### Instructions to follow
Copy each line in the data that includes the word "equity".

### Dataset excerpts
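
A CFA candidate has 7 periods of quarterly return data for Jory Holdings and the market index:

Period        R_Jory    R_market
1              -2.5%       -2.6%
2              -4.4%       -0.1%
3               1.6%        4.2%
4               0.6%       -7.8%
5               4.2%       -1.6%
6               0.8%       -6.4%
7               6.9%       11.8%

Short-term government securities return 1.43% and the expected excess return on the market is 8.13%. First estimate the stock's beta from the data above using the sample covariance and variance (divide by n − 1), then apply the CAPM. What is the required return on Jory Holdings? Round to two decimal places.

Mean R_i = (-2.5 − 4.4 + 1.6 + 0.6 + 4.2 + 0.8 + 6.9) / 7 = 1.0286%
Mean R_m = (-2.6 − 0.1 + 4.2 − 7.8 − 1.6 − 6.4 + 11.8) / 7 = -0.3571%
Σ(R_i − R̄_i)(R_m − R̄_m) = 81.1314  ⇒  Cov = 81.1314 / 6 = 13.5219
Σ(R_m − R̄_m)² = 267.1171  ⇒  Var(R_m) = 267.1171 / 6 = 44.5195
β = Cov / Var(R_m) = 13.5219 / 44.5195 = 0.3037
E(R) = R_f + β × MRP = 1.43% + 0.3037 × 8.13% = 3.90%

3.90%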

* * *

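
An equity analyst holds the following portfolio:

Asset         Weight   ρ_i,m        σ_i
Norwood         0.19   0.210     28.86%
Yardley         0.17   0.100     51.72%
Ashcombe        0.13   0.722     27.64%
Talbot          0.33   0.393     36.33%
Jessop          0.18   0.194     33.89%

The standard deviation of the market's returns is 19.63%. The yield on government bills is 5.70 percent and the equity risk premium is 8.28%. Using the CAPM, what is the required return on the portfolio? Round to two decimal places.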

### Problem solution
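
An equity analyst holds the following portfolio:
The standard deviation of the market's returns is 19.63%. The yield on government bills is 5.70 percent and the equity risk premium is 8.28%. Using the CAPM, what is the required return on the portfolio? Round to two decimal places.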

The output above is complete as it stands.